- _TASK TO COMPLETE_
Word for word, restate all of the data shown below.

───── GIVEN DATA

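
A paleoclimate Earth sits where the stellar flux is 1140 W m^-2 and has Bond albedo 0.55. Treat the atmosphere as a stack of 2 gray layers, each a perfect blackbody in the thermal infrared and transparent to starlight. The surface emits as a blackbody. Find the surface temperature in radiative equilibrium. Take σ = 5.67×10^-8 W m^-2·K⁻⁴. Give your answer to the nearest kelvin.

287 K

OLR = S(1−α)/4 = 128.2 W m^-2; the top layer radiates at T_e = 218.1 K.
Layer-by-layer balance gives σT_s⁴ = (N+1)σT_e⁴, so T_s = 3^¼·218.1 = 287.0 K.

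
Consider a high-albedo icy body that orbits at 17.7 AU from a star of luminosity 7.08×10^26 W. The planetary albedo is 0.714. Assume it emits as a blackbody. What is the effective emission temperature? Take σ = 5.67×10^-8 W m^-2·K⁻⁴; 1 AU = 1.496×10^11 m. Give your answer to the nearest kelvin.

Orbital distance: d = 17.7 AU = 2.648×10^12 m.
S = L/(4πd²) = 8.036 W m^-2.
The planet absorbs (1−α)S over its disc πR² and re-emits over 4πR², so the mean absorbed flux is (1−0.714)·8.036/4 = 0.5745 W m^-2.
Balancing against σT⁴: T = (0.5745/5.67×10⁻⁸)^(1/4) = 56.42 K.

56 kelvin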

──────────

- _SOLUTION TO THIS EXERCISE_
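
A paleoclimate Earth sits where the stellar flux is 1140 W m^-2 and has Bond albedo 0.55. Treat the atmosphere as a stack of 2 gray layers, each a perfect blackbody in the thermal infrared and transparent to starlight. The surface emits as a blackbody. Find the surface temperature in radiative equilibrium. Take σ = 5.67×10^-8 W m^-2·K⁻⁴. Give your answer to the nearest kelvin.

287 K

OLR = S(1−α)/4 = 128.2 W m^-2; the top layer radiates at T_e = 218.1 K.
Layer-by-layer balance gives σT_s⁴ = (N+1)σT_e⁴, so T_s = 3^¼·218.1 = 287.0 K.

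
Consider a high-albedo icy body that orbits at 17.7 AU from a star of luminosity 7.08×10^26 W. The planetary albedo is 0.714. Assume it emits as a blackbody. What is the effective emission temperature? Take σ = 5.67×10^-8 W m^-2·K⁻⁴; 1 AU = 1.496×10^11 m. Give your answer to the nearest kelvin.

Orbital distance: d = 17.7 AU = 2.648×10^12 m.
S = L/(4πd²) = 8.036 W m^-2.
The planet absorbs (1−α)S over its disc πR² and re-emits over 4πR², so the mean absorbed flux is (1−0.714)·8.036/4 = 0.5745 W m^-2.
Balancing against σT⁴: T = (0.5745/5.67×10⁻⁸)^(1/4) = 56.42 K.

56 kelvin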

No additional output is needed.